TASK DETAILS — Copy out all of the data that follows, exactly as it appears.

GIVEN DATA —

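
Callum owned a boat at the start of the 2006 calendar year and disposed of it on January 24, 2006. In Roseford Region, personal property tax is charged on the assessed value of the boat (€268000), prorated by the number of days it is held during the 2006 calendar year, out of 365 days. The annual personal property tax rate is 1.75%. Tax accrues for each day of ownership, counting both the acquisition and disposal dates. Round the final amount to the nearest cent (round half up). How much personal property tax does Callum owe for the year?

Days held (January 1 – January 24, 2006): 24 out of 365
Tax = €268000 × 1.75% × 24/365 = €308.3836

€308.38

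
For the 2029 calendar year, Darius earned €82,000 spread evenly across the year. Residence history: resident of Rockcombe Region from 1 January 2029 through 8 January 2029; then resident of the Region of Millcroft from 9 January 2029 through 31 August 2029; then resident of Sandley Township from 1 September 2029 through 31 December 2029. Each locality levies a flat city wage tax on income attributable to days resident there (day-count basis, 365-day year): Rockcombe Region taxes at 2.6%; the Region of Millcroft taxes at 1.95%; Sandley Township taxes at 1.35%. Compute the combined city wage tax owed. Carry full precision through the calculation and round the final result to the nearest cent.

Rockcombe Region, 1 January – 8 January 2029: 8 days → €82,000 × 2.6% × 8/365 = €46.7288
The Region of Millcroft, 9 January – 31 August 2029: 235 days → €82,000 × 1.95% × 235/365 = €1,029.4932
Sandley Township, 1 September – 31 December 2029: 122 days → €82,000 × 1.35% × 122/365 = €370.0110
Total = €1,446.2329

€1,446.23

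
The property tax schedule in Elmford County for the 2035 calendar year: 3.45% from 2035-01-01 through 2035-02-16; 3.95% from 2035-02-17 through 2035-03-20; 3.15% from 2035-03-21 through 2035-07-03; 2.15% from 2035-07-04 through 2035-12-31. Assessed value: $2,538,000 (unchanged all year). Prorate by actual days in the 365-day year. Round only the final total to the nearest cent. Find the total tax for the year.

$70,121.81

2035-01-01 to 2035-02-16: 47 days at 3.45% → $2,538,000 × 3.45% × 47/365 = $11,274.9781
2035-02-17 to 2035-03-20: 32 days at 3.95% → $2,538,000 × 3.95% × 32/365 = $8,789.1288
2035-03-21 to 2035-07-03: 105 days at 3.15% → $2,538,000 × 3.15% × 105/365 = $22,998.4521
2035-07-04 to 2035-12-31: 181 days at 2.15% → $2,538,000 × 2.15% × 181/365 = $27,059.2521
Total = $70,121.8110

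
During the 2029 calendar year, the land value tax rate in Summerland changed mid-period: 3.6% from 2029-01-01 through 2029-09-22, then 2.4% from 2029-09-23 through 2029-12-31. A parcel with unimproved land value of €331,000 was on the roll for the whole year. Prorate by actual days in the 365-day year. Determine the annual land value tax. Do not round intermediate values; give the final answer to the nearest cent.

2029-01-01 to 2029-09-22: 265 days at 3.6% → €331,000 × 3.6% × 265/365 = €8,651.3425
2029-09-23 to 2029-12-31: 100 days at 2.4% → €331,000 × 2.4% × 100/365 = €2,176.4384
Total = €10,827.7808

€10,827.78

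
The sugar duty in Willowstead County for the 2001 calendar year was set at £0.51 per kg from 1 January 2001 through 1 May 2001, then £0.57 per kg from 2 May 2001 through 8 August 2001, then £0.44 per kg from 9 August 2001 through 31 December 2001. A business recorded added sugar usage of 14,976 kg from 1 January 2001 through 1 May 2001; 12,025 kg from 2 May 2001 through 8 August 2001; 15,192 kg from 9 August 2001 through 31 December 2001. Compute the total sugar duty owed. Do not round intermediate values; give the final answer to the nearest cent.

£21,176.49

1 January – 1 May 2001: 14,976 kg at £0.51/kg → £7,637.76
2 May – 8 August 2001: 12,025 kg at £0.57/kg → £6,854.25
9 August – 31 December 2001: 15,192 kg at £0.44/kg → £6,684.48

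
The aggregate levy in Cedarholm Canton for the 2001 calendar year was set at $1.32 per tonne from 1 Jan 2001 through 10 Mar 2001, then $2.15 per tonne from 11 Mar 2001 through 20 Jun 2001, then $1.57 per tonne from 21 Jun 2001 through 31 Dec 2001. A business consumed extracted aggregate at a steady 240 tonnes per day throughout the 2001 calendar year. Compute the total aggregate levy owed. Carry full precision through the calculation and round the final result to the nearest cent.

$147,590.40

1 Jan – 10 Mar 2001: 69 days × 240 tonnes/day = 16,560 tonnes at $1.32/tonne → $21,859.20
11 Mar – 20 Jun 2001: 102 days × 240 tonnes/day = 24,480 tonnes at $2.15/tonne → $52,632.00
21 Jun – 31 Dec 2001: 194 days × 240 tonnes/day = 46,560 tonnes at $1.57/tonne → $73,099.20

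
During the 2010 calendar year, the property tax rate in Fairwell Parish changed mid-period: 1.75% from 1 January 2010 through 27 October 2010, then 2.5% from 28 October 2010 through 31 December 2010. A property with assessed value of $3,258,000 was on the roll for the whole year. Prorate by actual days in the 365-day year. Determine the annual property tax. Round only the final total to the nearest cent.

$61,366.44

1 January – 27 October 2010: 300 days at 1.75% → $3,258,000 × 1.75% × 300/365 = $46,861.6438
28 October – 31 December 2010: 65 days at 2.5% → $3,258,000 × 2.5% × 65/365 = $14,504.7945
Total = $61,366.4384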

REPLY —
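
Callum owned a boat at the start of the 2006 calendar year and disposed of it on January 24, 2006. In Roseford Region, personal property tax is charged on the assessed value of the boat (€268000), prorated by the number of days it is held during the 2006 calendar year, out of 365 days. The annual personal property tax rate is 1.75%. Tax accrues for each day of ownership, counting both the acquisition and disposal dates. Round the final amount to the nearest cent (round half up). How much personal property tax does Callum owe for the year?

Days held (January 1 – January 24, 2006): 24 out of 365
Tax = €268000 × 1.75% × 24/365 = €308.3836

€308.38

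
For the 2029 calendar year, Darius earned €82,000 spread evenly across the year. Residence history: resident of Rockcombe Region from 1 January 2029 through 8 January 2029; then resident of the Region of Millcroft from 9 January 2029 through 31 August 2029; then resident of Sandley Township from 1 September 2029 through 31 December 2029. Each locality levies a flat city wage tax on income attributable to days resident there (day-count basis, 365-day year): Rockcombe Region taxes at 2.6%; the Region of Millcroft taxes at 1.95%; Sandley Township taxes at 1.35%. Compute the combined city wage tax owed. Carry full precision through the calculation and round the final result to the nearest cent.

Rockcombe Region, 1 January – 8 January 2029: 8 days → €82,000 × 2.6% × 8/365 = €46.7288
The Region of Millcroft, 9 January – 31 August 2029: 235 days → €82,000 × 1.95% × 235/365 = €1,029.4932
Sandley Township, 1 September – 31 December 2029: 122 days → €82,000 × 1.35% × 122/365 = €370.0110
Total = €1,446.2329

€1,446.23

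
The property tax schedule in Elmford County for the 2035 calendar year: 3.45% from 2035-01-01 through 2035-02-16; 3.95% from 2035-02-17 through 2035-03-20; 3.15% from 2035-03-21 through 2035-07-03; 2.15% from 2035-07-04 through 2035-12-31. Assessed value: $2,538,000 (unchanged all year). Prorate by actual days in the 365-day year. Round only the final total to the nearest cent. Find the total tax for the year.

$70,121.81

2035-01-01 to 2035-02-16: 47 days at 3.45% → $2,538,000 × 3.45% × 47/365 = $11,274.9781
2035-02-17 to 2035-03-20: 32 days at 3.95% → $2,538,000 × 3.95% × 32/365 = $8,789.1288
2035-03-21 to 2035-07-03: 105 days at 3.15% → $2,538,000 × 3.15% × 105/365 = $22,998.4521
2035-07-04 to 2035-12-31: 181 days at 2.15% → $2,538,000 × 2.15% × 181/365 = $27,059.2521
Total = $70,121.8110

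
During the 2029 calendar year, the land value tax rate in Summerland changed mid-period: 3.6% from 2029-01-01 through 2029-09-22, then 2.4% from 2029-09-23 through 2029-12-31. A parcel with unimproved land value of €331,000 was on the roll for the whole year. Prorate by actual days in the 365-day year. Determine the annual land value tax. Do not round intermediate values; give the final answer to the nearest cent.

2029-01-01 to 2029-09-22: 265 days at 3.6% → €331,000 × 3.6% × 265/365 = €8,651.3425
2029-09-23 to 2029-12-31: 100 days at 2.4% → €331,000 × 2.4% × 100/365 = €2,176.4384
Total = €10,827.7808

€10,827.78

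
The sugar duty in Willowstead County for the 2001 calendar year was set at £0.51 per kg from 1 January 2001 through 1 May 2001, then £0.57 per kg from 2 May 2001 through 8 August 2001, then £0.44 per kg from 9 August 2001 through 31 December 2001. A business recorded added sugar usage of 14,976 kg from 1 January 2001 through 1 May 2001; 12,025 kg from 2 May 2001 through 8 August 2001; 15,192 kg from 9 August 2001 through 31 December 2001. Compute the total sugar duty owed. Do not round intermediate values; give the final answer to the nearest cent.

£21,176.49

1 January – 1 May 2001: 14,976 kg at £0.51/kg → £7,637.76
2 May – 8 August 2001: 12,025 kg at £0.57/kg → £6,854.25
9 August – 31 December 2001: 15,192 kg at £0.44/kg → £6,684.48

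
The aggregate levy in Cedarholm Canton for the 2001 calendar year was set at $1.32 per tonne from 1 Jan 2001 through 10 Mar 2001, then $2.15 per tonne from 11 Mar 2001 through 20 Jun 2001, then $1.57 per tonne from 21 Jun 2001 through 31 Dec 2001. A business consumed extracted aggregate at a steady 240 tonnes per day throughout the 2001 calendar year. Compute the total aggregate levy owed. Carry full precision through the calculation and round the final result to the nearest cent.

$147,590.40

1 Jan – 10 Mar 2001: 69 days × 240 tonnes/day = 16,560 tonnes at $1.32/tonne → $21,859.20
11 Mar – 20 Jun 2001: 102 days × 240 tonnes/day = 24,480 tonnes at $2.15/tonne → $52,632.00
21 Jun – 31 Dec 2001: 194 days × 240 tonnes/day = 46,560 tonnes at $1.57/tonne → $73,099.20

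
During the 2010 calendar year, the property tax rate in Fairwell Parish changed mid-period: 1.75% from 1 January 2010 through 27 October 2010, then 2.5% from 28 October 2010 through 31 December 2010. A property with assessed value of $3,258,000 was on the roll for the whole year. Prorate by actual days in the 365-day year. Determine the annual property tax. Round only the final total to the nearest cent.

$61,366.44

1 January – 27 October 2010: 300 days at 1.75% → $3,258,000 × 1.75% × 300/365 = $46,861.6438
28 October – 31 December 2010: 65 days at 2.5% → $3,258,000 × 2.5% × 65/365 = $14,504.7945
Total = $61,366.4384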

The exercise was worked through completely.